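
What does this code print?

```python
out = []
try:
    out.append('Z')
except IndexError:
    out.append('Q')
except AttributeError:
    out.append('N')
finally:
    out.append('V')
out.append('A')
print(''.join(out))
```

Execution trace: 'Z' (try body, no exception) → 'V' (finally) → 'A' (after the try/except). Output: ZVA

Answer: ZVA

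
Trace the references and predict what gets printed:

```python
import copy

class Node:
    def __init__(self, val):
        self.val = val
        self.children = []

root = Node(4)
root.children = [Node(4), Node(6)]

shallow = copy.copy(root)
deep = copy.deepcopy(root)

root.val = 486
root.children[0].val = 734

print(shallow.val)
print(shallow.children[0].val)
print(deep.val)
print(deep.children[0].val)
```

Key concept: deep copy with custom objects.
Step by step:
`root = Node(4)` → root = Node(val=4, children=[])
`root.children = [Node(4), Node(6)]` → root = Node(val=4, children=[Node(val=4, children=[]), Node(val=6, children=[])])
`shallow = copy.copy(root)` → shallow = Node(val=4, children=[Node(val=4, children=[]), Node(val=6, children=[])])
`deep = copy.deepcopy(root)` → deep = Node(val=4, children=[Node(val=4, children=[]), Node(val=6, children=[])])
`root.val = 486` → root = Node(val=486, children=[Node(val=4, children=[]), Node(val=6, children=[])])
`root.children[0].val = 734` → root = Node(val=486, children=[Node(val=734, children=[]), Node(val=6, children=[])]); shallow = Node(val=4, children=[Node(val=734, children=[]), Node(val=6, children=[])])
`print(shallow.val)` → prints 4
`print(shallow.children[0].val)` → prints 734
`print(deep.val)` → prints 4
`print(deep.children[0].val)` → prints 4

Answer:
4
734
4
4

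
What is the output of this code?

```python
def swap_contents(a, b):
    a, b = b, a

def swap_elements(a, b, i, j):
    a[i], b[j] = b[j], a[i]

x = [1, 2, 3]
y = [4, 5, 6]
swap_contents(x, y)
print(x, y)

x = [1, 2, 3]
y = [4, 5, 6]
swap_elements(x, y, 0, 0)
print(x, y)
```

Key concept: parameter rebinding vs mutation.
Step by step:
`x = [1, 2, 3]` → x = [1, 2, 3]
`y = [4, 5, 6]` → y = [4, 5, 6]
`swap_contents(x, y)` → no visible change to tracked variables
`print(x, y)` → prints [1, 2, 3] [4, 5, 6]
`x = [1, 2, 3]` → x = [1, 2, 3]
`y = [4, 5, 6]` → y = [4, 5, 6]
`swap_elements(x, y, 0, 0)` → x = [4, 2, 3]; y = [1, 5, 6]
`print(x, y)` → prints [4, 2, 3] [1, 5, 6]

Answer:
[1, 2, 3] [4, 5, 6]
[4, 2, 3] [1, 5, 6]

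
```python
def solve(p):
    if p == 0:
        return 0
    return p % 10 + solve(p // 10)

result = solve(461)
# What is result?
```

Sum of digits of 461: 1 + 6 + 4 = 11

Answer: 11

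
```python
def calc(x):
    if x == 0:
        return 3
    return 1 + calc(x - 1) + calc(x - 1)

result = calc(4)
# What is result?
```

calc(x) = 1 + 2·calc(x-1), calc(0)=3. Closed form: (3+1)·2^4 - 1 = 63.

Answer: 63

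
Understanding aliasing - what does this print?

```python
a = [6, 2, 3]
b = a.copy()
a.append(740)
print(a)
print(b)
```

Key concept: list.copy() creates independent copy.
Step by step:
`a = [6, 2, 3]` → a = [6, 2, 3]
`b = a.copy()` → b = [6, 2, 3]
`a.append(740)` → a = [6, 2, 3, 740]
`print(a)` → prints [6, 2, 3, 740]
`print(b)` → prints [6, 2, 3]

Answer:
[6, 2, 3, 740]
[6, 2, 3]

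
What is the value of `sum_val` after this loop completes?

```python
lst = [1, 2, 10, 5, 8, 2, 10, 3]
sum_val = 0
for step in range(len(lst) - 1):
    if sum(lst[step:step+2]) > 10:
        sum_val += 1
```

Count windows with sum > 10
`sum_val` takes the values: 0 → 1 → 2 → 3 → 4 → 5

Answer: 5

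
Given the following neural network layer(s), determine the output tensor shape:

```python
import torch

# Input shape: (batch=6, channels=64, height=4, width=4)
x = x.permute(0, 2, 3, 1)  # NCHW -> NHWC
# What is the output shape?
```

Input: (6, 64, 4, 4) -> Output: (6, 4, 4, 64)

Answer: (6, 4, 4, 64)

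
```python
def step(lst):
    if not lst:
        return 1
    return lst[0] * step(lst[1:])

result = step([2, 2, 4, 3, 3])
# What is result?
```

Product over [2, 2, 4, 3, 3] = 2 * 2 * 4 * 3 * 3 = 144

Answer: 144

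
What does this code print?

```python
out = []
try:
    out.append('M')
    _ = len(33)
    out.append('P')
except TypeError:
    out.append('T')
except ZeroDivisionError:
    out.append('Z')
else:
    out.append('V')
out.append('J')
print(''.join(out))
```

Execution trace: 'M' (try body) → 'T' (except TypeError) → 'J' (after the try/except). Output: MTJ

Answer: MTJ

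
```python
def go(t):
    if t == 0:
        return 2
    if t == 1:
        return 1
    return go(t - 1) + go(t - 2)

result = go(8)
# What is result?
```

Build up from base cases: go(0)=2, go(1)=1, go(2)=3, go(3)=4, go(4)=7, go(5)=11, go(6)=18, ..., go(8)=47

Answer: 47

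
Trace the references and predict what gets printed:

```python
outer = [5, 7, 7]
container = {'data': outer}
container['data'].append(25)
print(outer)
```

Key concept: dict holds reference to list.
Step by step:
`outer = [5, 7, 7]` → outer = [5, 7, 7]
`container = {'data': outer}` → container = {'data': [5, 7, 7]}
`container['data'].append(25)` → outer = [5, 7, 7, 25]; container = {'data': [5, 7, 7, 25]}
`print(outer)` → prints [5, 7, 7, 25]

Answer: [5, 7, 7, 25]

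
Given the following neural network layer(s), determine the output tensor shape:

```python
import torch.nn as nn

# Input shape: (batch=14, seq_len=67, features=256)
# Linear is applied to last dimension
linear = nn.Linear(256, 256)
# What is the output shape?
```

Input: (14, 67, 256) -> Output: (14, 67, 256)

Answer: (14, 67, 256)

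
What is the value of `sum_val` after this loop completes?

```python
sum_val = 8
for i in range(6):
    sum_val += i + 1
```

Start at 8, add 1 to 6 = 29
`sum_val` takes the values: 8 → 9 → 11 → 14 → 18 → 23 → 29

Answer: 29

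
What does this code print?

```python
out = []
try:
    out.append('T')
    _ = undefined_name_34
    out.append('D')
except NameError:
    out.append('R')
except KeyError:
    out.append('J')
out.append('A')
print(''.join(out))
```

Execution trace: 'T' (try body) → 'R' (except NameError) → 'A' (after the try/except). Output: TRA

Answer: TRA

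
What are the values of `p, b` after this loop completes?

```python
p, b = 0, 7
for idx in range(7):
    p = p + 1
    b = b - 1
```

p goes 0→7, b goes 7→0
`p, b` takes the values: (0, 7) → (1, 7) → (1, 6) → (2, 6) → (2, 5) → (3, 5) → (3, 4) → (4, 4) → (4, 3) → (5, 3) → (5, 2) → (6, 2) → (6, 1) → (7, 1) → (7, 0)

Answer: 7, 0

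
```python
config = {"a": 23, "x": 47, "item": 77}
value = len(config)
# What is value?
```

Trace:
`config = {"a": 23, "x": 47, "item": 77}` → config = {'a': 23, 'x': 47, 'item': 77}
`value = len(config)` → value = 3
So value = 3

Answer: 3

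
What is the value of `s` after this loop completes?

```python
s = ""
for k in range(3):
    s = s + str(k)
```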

* What is expected *
Find each line above that contains "range", and copy those lines.

* Task solution *
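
for step in range(len(lst) - 1):
for i in range(6):
for idx in range(7):
for k in range(3):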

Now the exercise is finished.